== Exercise ==
Show all lines below holding the string "sqrt".

Stored data entries:
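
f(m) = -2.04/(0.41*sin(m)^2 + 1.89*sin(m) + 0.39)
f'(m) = -2.04*(-0.82*sin(m)*cos(m) - 1.89*cos(m))/(0.41*sin(m)^2 + 1.89*sin(m) + 0.39)^2 = (1.6728*sin(m) + 3.8556)*cos(m)/(0.41*sin(m)^2 + 1.89*sin(m) + 0.39)^2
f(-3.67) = -1.41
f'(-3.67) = -1.94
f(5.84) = 5.91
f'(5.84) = 23.81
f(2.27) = -0.98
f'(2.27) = -0.77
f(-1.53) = 1.87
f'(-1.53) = 0.08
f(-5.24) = -0.88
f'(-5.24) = 0.49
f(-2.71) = 6.20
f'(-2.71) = -26.50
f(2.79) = -1.87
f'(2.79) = -3.50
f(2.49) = -1.21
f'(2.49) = -1.36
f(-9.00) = 6.39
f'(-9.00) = -28.30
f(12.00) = 4.03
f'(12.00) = 9.75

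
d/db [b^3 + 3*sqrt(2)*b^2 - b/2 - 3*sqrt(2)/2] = 3*b^2 + 6*sqrt(2)*b - 1/2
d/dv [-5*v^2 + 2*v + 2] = 2 - 10*v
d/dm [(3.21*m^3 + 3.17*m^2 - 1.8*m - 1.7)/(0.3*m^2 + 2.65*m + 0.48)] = (0.963*m^4 + 17.013*m^3 + 13.5629*m^2 + 4.0632*m + 3.641)/(0.09*m^4 + 1.59*m^3 + 7.3105*m^2 + 2.544*m + 0.2304)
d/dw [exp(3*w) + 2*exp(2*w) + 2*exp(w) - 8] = (3*exp(2*w) + 4*exp(w) + 2)*exp(w)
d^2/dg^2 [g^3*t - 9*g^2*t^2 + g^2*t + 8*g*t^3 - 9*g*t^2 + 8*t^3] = 2*t*(3*g - 9*t + 1)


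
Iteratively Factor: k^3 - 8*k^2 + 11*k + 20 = (k - 4)*(k^2 - 4*k - 5) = (k - 5)*(k - 4)*(k + 1)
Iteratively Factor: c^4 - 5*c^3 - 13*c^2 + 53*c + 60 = (c + 3)*(c^3 - 8*c^2 + 11*c + 20) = (c + 1)*(c + 3)*(c^2 - 9*c + 20) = (c - 5)*(c + 1)*(c + 3)*(c - 4)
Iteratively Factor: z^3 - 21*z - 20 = (z + 4)*(z^2 - 4*z - 5) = (z + 1)*(z + 4)*(z - 5)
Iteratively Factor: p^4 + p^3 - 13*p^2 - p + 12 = (p + 4)*(p^3 - 3*p^2 - p + 3) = (p - 1)*(p + 4)*(p^2 - 2*p - 3) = (p - 1)*(p + 1)*(p + 4)*(p - 3)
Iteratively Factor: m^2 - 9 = (m - 3)*(m + 3)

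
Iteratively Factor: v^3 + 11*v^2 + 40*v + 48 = (v + 4)*(v^2 + 7*v + 12) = (v + 3)*(v + 4)*(v + 4)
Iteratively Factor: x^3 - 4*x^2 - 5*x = (x + 1)*(x^2 - 5*x) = x*(x + 1)*(x - 5)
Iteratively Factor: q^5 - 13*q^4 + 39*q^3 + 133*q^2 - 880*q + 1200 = (q - 3)*(q^4 - 10*q^3 + 9*q^2 + 160*q - 400) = (q - 5)*(q - 3)*(q^3 - 5*q^2 - 16*q + 80) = (q - 5)*(q - 4)*(q - 3)*(q^2 - q - 20) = (q - 5)^2*(q - 4)*(q - 3)*(q + 4)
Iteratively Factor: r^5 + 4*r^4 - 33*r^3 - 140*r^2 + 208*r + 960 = (r - 5)*(r^4 + 9*r^3 + 12*r^2 - 80*r - 192) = (r - 5)*(r + 4)*(r^3 + 5*r^2 - 8*r - 48) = (r - 5)*(r + 4)^2*(r^2 + r - 12) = (r - 5)*(r - 3)*(r + 4)^2*(r + 4)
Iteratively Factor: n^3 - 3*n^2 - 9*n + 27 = (n - 3)*(n^2 - 9) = (n - 3)*(n + 3)*(n - 3)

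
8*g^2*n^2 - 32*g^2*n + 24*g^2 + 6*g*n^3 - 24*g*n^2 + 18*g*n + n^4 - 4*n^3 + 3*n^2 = (2*g + n)*(4*g + n)*(n - 3)*(n - 1)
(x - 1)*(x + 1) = x^2 - 1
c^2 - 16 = (c - 4)*(c + 4)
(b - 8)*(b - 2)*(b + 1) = b^3 - 9*b^2 + 6*b + 16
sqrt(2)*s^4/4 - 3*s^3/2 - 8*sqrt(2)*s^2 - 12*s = s*(s/2 + sqrt(2))*(s - 6*sqrt(2))*(sqrt(2)*s/2 + 1)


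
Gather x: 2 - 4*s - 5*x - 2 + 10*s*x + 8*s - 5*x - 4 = 4*s + x*(10*s - 10) - 4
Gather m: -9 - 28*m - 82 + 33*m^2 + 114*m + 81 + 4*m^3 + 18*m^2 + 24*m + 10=4*m^3 + 51*m^2 + 110*m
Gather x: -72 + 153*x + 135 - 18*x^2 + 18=-18*x^2 + 153*x + 81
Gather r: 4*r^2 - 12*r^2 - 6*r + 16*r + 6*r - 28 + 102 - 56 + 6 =-8*r^2 + 16*r + 24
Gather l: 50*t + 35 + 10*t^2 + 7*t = 10*t^2 + 57*t + 35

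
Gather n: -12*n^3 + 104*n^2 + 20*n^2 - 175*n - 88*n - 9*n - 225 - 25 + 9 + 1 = -12*n^3 + 124*n^2 - 272*n - 240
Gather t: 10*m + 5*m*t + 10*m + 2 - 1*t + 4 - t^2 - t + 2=20*m - t^2 + t*(5*m - 2) + 8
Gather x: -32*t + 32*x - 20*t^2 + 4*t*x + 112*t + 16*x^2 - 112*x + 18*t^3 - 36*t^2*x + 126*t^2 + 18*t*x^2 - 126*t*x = 18*t^3 + 106*t^2 + 80*t + x^2*(18*t + 16) + x*(-36*t^2 - 122*t - 80)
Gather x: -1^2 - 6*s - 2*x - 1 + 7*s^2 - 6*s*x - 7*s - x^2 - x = 7*s^2 - 13*s - x^2 + x*(-6*s - 3) - 2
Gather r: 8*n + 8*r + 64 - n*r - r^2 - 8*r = -n*r + 8*n - r^2 + 64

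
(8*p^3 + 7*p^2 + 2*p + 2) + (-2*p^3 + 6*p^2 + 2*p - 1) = 6*p^3 + 13*p^2 + 4*p + 1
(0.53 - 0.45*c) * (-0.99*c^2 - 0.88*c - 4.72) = 0.4455*c^3 - 0.1287*c^2 + 1.6576*c - 2.5016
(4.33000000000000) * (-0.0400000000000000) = -0.173200000000000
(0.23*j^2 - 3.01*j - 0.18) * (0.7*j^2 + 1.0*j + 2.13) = 0.161*j^4 - 1.877*j^3 - 2.6461*j^2 - 6.5913*j - 0.3834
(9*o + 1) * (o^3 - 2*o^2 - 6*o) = 9*o^4 - 17*o^3 - 56*o^2 - 6*o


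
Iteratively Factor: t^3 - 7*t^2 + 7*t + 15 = (t + 1)*(t^2 - 8*t + 15) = (t - 5)*(t + 1)*(t - 3)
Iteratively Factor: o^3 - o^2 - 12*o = (o - 4)*(o^2 + 3*o) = o*(o - 4)*(o + 3)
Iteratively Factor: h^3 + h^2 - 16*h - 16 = (h + 4)*(h^2 - 3*h - 4) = (h - 4)*(h + 4)*(h + 1)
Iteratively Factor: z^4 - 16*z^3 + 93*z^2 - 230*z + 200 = (z - 5)*(z^3 - 11*z^2 + 38*z - 40) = (z - 5)*(z - 4)*(z^2 - 7*z + 10) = (z - 5)*(z - 4)*(z - 2)*(z - 5)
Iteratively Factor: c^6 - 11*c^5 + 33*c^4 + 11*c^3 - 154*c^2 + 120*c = (c + 2)*(c^5 - 13*c^4 + 59*c^3 - 107*c^2 + 60*c) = (c - 1)*(c + 2)*(c^4 - 12*c^3 + 47*c^2 - 60*c) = (c - 5)*(c - 1)*(c + 2)*(c^3 - 7*c^2 + 12*c) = (c - 5)*(c - 3)*(c - 1)*(c + 2)*(c^2 - 4*c) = (c - 5)*(c - 4)*(c - 3)*(c - 1)*(c + 2)*(c)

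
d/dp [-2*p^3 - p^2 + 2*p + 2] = -6*p^2 - 2*p + 2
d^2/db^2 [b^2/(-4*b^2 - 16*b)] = 2/(b^3 + 12*b^2 + 48*b + 64)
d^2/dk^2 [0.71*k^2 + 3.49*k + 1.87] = 1.42000000000000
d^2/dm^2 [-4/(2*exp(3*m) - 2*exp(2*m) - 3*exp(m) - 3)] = 4*(2*(-6*exp(2*m) + 4*exp(m) + 3)^2*exp(m) + (18*exp(2*m) - 8*exp(m) - 3)*(-2*exp(3*m) + 2*exp(2*m) + 3*exp(m) + 3))*exp(m)/(-2*exp(3*m) + 2*exp(2*m) + 3*exp(m) + 3)^3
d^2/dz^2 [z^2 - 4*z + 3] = 2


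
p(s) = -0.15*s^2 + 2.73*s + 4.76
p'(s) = 2.73 - 0.3*s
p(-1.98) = -1.23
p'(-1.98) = 3.32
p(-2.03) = -1.40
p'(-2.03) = 3.34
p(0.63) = 6.42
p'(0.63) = 2.54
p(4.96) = 14.61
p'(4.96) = 1.24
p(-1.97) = -1.20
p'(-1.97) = 3.32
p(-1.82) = -0.71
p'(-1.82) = 3.28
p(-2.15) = -1.80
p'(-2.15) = 3.38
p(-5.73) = -15.81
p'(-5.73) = 4.45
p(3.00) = 11.60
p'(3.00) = 1.83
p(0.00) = 4.76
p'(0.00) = 2.73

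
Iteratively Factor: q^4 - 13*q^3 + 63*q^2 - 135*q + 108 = (q - 3)*(q^3 - 10*q^2 + 33*q - 36) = (q - 3)^2*(q^2 - 7*q + 12) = (q - 3)^3*(q - 4)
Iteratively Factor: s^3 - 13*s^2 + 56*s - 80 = (s - 4)*(s^2 - 9*s + 20) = (s - 5)*(s - 4)*(s - 4)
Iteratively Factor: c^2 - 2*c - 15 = (c - 5)*(c + 3)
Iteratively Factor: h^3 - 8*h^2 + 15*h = (h - 5)*(h^2 - 3*h) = h*(h - 5)*(h - 3)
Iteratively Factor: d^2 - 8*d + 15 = (d - 5)*(d - 3)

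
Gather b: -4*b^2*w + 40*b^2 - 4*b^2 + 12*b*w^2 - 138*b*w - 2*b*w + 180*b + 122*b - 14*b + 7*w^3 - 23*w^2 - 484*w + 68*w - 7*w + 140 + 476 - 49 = b^2*(36 - 4*w) + b*(12*w^2 - 140*w + 288) + 7*w^3 - 23*w^2 - 423*w + 567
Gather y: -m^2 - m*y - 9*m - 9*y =-m^2 - 9*m + y*(-m - 9)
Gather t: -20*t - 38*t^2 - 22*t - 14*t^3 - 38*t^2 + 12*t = -14*t^3 - 76*t^2 - 30*t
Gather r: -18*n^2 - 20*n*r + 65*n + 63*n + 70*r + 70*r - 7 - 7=-18*n^2 + 128*n + r*(140 - 20*n) - 14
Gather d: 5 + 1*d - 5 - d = 0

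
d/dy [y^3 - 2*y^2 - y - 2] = 3*y^2 - 4*y - 1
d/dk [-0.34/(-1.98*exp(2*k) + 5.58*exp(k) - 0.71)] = (1.8972 - 1.3464*exp(k))*exp(k)/(1.98*exp(2*k) - 5.58*exp(k) + 0.71)^2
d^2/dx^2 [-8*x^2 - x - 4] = -16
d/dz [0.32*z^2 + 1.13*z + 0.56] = 0.64*z + 1.13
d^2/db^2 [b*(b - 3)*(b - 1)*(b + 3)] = 12*b^2 - 6*b - 18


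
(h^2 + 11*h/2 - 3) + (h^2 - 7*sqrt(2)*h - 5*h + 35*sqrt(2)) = 2*h^2 - 7*sqrt(2)*h + h/2 - 3 + 35*sqrt(2)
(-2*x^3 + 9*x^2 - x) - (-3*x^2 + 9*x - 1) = -2*x^3 + 12*x^2 - 10*x + 1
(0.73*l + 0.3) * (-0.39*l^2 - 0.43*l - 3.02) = -0.2847*l^3 - 0.4309*l^2 - 2.3336*l - 0.906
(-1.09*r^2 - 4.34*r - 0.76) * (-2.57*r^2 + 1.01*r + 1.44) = 2.8013*r^4 + 10.0529*r^3 - 3.9998*r^2 - 7.0172*r - 1.0944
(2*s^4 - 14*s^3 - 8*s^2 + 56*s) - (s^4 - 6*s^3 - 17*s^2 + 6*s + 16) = s^4 - 8*s^3 + 9*s^2 + 50*s - 16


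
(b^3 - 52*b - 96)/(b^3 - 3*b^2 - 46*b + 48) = (b + 2)/(b - 1)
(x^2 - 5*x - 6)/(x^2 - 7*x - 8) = (x - 6)/(x - 8)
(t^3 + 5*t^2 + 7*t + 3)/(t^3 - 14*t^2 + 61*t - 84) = (t^3 + 5*t^2 + 7*t + 3)/(t^3 - 14*t^2 + 61*t - 84)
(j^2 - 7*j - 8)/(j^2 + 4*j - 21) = (j^2 - 7*j - 8)/(j^2 + 4*j - 21)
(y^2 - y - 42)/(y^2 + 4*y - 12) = (y - 7)/(y - 2)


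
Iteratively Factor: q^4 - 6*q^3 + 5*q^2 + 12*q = (q - 4)*(q^3 - 2*q^2 - 3*q) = (q - 4)*(q + 1)*(q^2 - 3*q) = q*(q - 4)*(q + 1)*(q - 3)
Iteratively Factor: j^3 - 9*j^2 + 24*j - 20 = (j - 2)*(j^2 - 7*j + 10) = (j - 2)^2*(j - 5)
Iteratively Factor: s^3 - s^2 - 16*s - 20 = (s + 2)*(s^2 - 3*s - 10) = (s + 2)^2*(s - 5)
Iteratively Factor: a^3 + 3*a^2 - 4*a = (a + 4)*(a^2 - a) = (a - 1)*(a + 4)*(a)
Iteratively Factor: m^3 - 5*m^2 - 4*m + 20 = (m - 2)*(m^2 - 3*m - 10) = (m - 2)*(m + 2)*(m - 5)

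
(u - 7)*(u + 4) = u^2 - 3*u - 28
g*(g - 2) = g^2 - 2*g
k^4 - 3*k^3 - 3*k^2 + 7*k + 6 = (k - 3)*(k - 2)*(k + 1)^2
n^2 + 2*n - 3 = (n - 1)*(n + 3)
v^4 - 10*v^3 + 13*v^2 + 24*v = v*(v - 8)*(v - 3)*(v + 1)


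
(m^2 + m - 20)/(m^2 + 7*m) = (m^2 + m - 20)/(m*(m + 7))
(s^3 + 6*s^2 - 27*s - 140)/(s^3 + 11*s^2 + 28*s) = (s - 5)/s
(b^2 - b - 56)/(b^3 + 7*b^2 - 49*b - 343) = (b - 8)/(b^2 - 49)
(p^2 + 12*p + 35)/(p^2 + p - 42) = (p + 5)/(p - 6)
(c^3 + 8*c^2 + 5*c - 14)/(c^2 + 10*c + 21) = (c^2 + c - 2)/(c + 3)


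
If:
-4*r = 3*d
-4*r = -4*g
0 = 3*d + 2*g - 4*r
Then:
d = 0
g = 0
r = 0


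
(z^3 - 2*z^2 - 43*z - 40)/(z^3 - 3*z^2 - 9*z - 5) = (z^2 - 3*z - 40)/(z^2 - 4*z - 5)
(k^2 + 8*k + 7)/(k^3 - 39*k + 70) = (k + 1)/(k^2 - 7*k + 10)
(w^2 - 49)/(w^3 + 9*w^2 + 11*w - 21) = (w - 7)/(w^2 + 2*w - 3)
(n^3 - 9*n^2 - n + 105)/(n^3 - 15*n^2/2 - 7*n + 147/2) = 2*(n - 5)/(2*n - 7)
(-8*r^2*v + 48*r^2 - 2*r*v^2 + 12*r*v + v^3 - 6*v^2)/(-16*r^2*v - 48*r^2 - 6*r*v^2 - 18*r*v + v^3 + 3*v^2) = (4*r*v - 24*r - v^2 + 6*v)/(8*r*v + 24*r - v^2 - 3*v)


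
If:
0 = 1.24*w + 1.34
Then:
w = -1.08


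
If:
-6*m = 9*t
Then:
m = -3*t/2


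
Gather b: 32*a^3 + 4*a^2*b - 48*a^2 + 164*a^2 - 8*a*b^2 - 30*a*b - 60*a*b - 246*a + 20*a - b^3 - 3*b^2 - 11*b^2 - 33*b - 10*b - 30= 32*a^3 + 116*a^2 - 226*a - b^3 + b^2*(-8*a - 14) + b*(4*a^2 - 90*a - 43) - 30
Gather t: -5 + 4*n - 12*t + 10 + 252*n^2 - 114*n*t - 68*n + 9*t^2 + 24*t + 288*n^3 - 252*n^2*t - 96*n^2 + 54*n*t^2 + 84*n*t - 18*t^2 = 288*n^3 + 156*n^2 - 64*n + t^2*(54*n - 9) + t*(-252*n^2 - 30*n + 12) + 5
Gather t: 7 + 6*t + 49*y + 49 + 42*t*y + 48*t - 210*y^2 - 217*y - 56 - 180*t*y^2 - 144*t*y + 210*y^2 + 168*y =t*(-180*y^2 - 102*y + 54)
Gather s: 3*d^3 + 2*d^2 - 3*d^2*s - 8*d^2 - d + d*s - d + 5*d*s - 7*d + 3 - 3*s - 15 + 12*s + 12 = 3*d^3 - 6*d^2 - 9*d + s*(-3*d^2 + 6*d + 9)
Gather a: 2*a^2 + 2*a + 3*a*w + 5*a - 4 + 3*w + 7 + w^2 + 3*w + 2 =2*a^2 + a*(3*w + 7) + w^2 + 6*w + 5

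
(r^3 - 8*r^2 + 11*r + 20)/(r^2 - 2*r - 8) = (r^2 - 4*r - 5)/(r + 2)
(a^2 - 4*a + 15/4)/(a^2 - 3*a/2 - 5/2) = (a - 3/2)/(a + 1)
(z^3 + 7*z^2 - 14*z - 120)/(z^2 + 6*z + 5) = (z^2 + 2*z - 24)/(z + 1)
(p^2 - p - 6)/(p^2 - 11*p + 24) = (p + 2)/(p - 8)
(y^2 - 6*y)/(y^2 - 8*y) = (y - 6)/(y - 8)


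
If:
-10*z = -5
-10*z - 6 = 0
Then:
No Solution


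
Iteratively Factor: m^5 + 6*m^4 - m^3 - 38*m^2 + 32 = (m - 1)*(m^4 + 7*m^3 + 6*m^2 - 32*m - 32) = (m - 1)*(m + 1)*(m^3 + 6*m^2 - 32) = (m - 1)*(m + 1)*(m + 4)*(m^2 + 2*m - 8) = (m - 1)*(m + 1)*(m + 4)^2*(m - 2)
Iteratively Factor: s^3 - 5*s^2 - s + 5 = (s + 1)*(s^2 - 6*s + 5) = (s - 1)*(s + 1)*(s - 5)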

== Response to the task ==
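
d/db [b^3 + 3*sqrt(2)*b^2 - b/2 - 3*sqrt(2)/2] = 3*b^2 + 6*sqrt(2)*b - 1/2
sqrt(2)*s^4/4 - 3*s^3/2 - 8*sqrt(2)*s^2 - 12*s = s*(s/2 + sqrt(2))*(s - 6*sqrt(2))*(sqrt(2)*s/2 + 1)
(h^2 + 11*h/2 - 3) + (h^2 - 7*sqrt(2)*h - 5*h + 35*sqrt(2)) = 2*h^2 - 7*sqrt(2)*h + h/2 - 3 + 35*sqrt(2)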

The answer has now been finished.